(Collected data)
▶
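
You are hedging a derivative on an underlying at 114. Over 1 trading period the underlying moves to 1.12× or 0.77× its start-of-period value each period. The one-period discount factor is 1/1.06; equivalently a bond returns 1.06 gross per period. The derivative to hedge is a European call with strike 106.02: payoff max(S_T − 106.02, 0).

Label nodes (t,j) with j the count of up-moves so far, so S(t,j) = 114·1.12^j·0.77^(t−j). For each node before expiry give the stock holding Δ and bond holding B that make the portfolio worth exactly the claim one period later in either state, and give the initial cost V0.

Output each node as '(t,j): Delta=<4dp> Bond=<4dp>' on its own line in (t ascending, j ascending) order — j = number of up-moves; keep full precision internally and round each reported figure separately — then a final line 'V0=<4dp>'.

(0,0): Delta=0.5429 Bond=-44.9547
V0=16.9310

No-arbitrage ⇒ martingale measure with p* = (R−d)/(u−d) = 0.8286.
Terminal values V(1,·): V(1,0)=0.0000, V(1,1)=21.6600
(0,0): S=114.0000. Δ = (V_up−V_dn)/(S_up−S_dn) = (21.6600−0.0000)/(127.6800−87.7800) = 0.5429. V = [p*·21.6600 + (1−p*)·0.0000]/1.06 = 16.9310. B = V − Δ·S = -44.9547.
Self-financing check: at every node Δ·S+B equals the discounted successor values.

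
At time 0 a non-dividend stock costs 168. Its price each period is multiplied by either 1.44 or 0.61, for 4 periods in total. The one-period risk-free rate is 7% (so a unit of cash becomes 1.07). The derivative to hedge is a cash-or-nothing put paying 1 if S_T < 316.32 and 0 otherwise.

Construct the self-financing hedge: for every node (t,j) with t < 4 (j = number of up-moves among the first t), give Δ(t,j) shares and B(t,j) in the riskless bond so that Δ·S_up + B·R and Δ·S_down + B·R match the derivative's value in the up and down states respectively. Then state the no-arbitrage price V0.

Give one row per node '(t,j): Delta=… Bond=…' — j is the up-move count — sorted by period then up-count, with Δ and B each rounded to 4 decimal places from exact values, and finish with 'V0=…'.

The replicating-portfolio and risk-neutral prices coincide; use p* = (1.07−0.61)/(1.44−0.61) = 0.5542 for the latter.
At expiry t=4: V(4,0)=1.0000, V(4,1)=1.0000, V(4,2)=1.0000, V(4,3)=1.0000, V(4,4)=0.0000
(3,0): S=38.1328. Δ = (V_up−V_dn)/(S_up−S_dn) = (1.0000−1.0000)/(54.9112−23.2610) = 0.0000. V = [p*·1.0000 + (1−p*)·1.0000]/1.07 = 0.9346. B = V − Δ·S = 0.9346.
(3,1): S=90.0184. Δ = (V_up−V_dn)/(S_up−S_dn) = (1.0000−1.0000)/(129.6265−54.9112) = 0.0000. V = [p*·1.0000 + (1−p*)·1.0000]/1.07 = 0.9346. B = V − Δ·S = 0.9346.
(3,2): S=212.5025. Δ = (V_up−V_dn)/(S_up−S_dn) = (1.0000−1.0000)/(306.0036−129.6265) = 0.0000. V = [p*·1.0000 + (1−p*)·1.0000]/1.07 = 0.9346. B = V − Δ·S = 0.9346.
(3,3): S=501.6453. Δ = (V_up−V_dn)/(S_up−S_dn) = (0.0000−1.0000)/(722.3692−306.0036) = -0.0024. V = [p*·0.0000 + (1−p*)·1.0000]/1.07 = 0.4166. B = V − Δ·S = 1.6214.
(2,0): S=62.5128. Δ = (V_up−V_dn)/(S_up−S_dn) = (0.9346−0.9346)/(90.0184−38.1328) = 0.0000. V = [p*·0.9346 + (1−p*)·0.9346]/1.07 = 0.8734. B = V − Δ·S = 0.8734.
(2,1): S=147.5712. Δ = (V_up−V_dn)/(S_up−S_dn) = (0.9346−0.9346)/(212.5025−90.0184) = 0.0000. V = [p*·0.9346 + (1−p*)·0.9346]/1.07 = 0.8734. B = V − Δ·S = 0.8734.
(2,2): S=348.3648. Δ = (V_up−V_dn)/(S_up−S_dn) = (0.4166−0.9346)/(501.6453−212.5025) = -0.0018. V = [p*·0.4166 + (1−p*)·0.9346]/1.07 = 0.6052. B = V − Δ·S = 1.2292.
(1,0): S=102.4800. Δ = (V_up−V_dn)/(S_up−S_dn) = (0.8734−0.8734)/(147.5712−62.5128) = 0.0000. V = [p*·0.8734 + (1−p*)·0.8734]/1.07 = 0.8163. B = V − Δ·S = 0.8163.
(1,1): S=241.9200. Δ = (V_up−V_dn)/(S_up−S_dn) = (0.6052−0.8734)/(348.3648−147.5712) = -0.0013. V = [p*·0.6052 + (1−p*)·0.8734]/1.07 = 0.6773. B = V − Δ·S = 1.0006.
(0,0): S=168.0000. Δ = (V_up−V_dn)/(S_up−S_dn) = (0.6773−0.8163)/(241.9200−102.4800) = -0.0010. V = [p*·0.6773 + (1−p*)·0.8163]/1.07 = 0.6909. B = V − Δ·S = 0.8583.
Root portfolio cost Δ·168+B reproduces V0=0.6909.

(0,0): Delta=-0.0010 Bond=0.8583
(1,0): Delta=0.0000 Bond=0.8163
(1,1): Delta=-0.0013 Bond=1.0006
(2,0): Delta=0.0000 Bond=0.8734
(2,1): Delta=0.0000 Bond=0.8734
(2,2): Delta=-0.0018 Bond=1.2292
(3,0): Delta=0.0000 Bond=0.9346
(3,1): Delta=0.0000 Bond=0.9346
(3,2): Delta=0.0000 Bond=0.9346
(3,3): Delta=-0.0024 Bond=1.6214
V0=0.6909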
◀
• _TASK TO COMPLETE_
Exactly as written, transcribe each line of the data.

• _THE ANSWER_
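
You are hedging a derivative on an underlying at 114. Over 1 trading period the underlying moves to 1.12× or 0.77× its start-of-period value each period. The one-period discount factor is 1/1.06; equivalently a bond returns 1.06 gross per period. The derivative to hedge is a European call with strike 106.02: payoff max(S_T − 106.02, 0).

Label nodes (t,j) with j the count of up-moves so far, so S(t,j) = 114·1.12^j·0.77^(t−j). For each node before expiry give the stock holding Δ and bond holding B that make the portfolio worth exactly the claim one period later in either state, and give the initial cost V0.

Output each node as '(t,j): Delta=<4dp> Bond=<4dp>' on its own line in (t ascending, j ascending) order — j = number of up-moves; keep full precision internally and round each reported figure separately — then a final line 'V0=<4dp>'.

(0,0): Delta=0.5429 Bond=-44.9547
V0=16.9310

No-arbitrage ⇒ martingale measure with p* = (R−d)/(u−d) = 0.8286.
Terminal values V(1,·): V(1,0)=0.0000, V(1,1)=21.6600
(0,0): S=114.0000. Δ = (V_up−V_dn)/(S_up−S_dn) = (21.6600−0.0000)/(127.6800−87.7800) = 0.5429. V = [p*·21.6600 + (1−p*)·0.0000]/1.06 = 16.9310. B = V − Δ·S = -44.9547.
Self-financing check: at every node Δ·S+B equals the discounted successor values.

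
At time 0 a non-dividend stock costs 168. Its price each period is multiplied by either 1.44 or 0.61, for 4 periods in total. The one-period risk-free rate is 7% (so a unit of cash becomes 1.07). The derivative to hedge is a cash-or-nothing put paying 1 if S_T < 316.32 and 0 otherwise.

Construct the self-financing hedge: for every node (t,j) with t < 4 (j = number of up-moves among the first t), give Δ(t,j) shares and B(t,j) in the riskless bond so that Δ·S_up + B·R and Δ·S_down + B·R match the derivative's value in the up and down states respectively. Then state the no-arbitrage price V0.

Give one row per node '(t,j): Delta=… Bond=…' — j is the up-move count — sorted by period then up-count, with Δ and B each rounded to 4 decimal places from exact values, and finish with 'V0=…'.

The replicating-portfolio and risk-neutral prices coincide; use p* = (1.07−0.61)/(1.44−0.61) = 0.5542 for the latter.
At expiry t=4: V(4,0)=1.0000, V(4,1)=1.0000, V(4,2)=1.0000, V(4,3)=1.0000, V(4,4)=0.0000
(3,0): S=38.1328. Δ = (V_up−V_dn)/(S_up−S_dn) = (1.0000−1.0000)/(54.9112−23.2610) = 0.0000. V = [p*·1.0000 + (1−p*)·1.0000]/1.07 = 0.9346. B = V − Δ·S = 0.9346.
(3,1): S=90.0184. Δ = (V_up−V_dn)/(S_up−S_dn) = (1.0000−1.0000)/(129.6265−54.9112) = 0.0000. V = [p*·1.0000 + (1−p*)·1.0000]/1.07 = 0.9346. B = V − Δ·S = 0.9346.
(3,2): S=212.5025. Δ = (V_up−V_dn)/(S_up−S_dn) = (1.0000−1.0000)/(306.0036−129.6265) = 0.0000. V = [p*·1.0000 + (1−p*)·1.0000]/1.07 = 0.9346. B = V − Δ·S = 0.9346.
(3,3): S=501.6453. Δ = (V_up−V_dn)/(S_up−S_dn) = (0.0000−1.0000)/(722.3692−306.0036) = -0.0024. V = [p*·0.0000 + (1−p*)·1.0000]/1.07 = 0.4166. B = V − Δ·S = 1.6214.
(2,0): S=62.5128. Δ = (V_up−V_dn)/(S_up−S_dn) = (0.9346−0.9346)/(90.0184−38.1328) = 0.0000. V = [p*·0.9346 + (1−p*)·0.9346]/1.07 = 0.8734. B = V − Δ·S = 0.8734.
(2,1): S=147.5712. Δ = (V_up−V_dn)/(S_up−S_dn) = (0.9346−0.9346)/(212.5025−90.0184) = 0.0000. V = [p*·0.9346 + (1−p*)·0.9346]/1.07 = 0.8734. B = V − Δ·S = 0.8734.
(2,2): S=348.3648. Δ = (V_up−V_dn)/(S_up−S_dn) = (0.4166−0.9346)/(501.6453−212.5025) = -0.0018. V = [p*·0.4166 + (1−p*)·0.9346]/1.07 = 0.6052. B = V − Δ·S = 1.2292.
(1,0): S=102.4800. Δ = (V_up−V_dn)/(S_up−S_dn) = (0.8734−0.8734)/(147.5712−62.5128) = 0.0000. V = [p*·0.8734 + (1−p*)·0.8734]/1.07 = 0.8163. B = V − Δ·S = 0.8163.
(1,1): S=241.9200. Δ = (V_up−V_dn)/(S_up−S_dn) = (0.6052−0.8734)/(348.3648−147.5712) = -0.0013. V = [p*·0.6052 + (1−p*)·0.8734]/1.07 = 0.6773. B = V − Δ·S = 1.0006.
(0,0): S=168.0000. Δ = (V_up−V_dn)/(S_up−S_dn) = (0.6773−0.8163)/(241.9200−102.4800) = -0.0010. V = [p*·0.6773 + (1−p*)·0.8163]/1.07 = 0.6909. B = V − Δ·S = 0.8583.
Root portfolio cost Δ·168+B reproduces V0=0.6909.

(0,0): Delta=-0.0010 Bond=0.8583
(1,0): Delta=0.0000 Bond=0.8163
(1,1): Delta=-0.0013 Bond=1.0006
(2,0): Delta=0.0000 Bond=0.8734
(2,1): Delta=0.0000 Bond=0.8734
(2,2): Delta=-0.0018 Bond=1.2292
(3,0): Delta=0.0000 Bond=0.9346
(3,1): Delta=0.0000 Bond=0.9346
(3,2): Delta=0.0000 Bond=0.9346
(3,3): Delta=-0.0024 Bond=1.6214
V0=0.6909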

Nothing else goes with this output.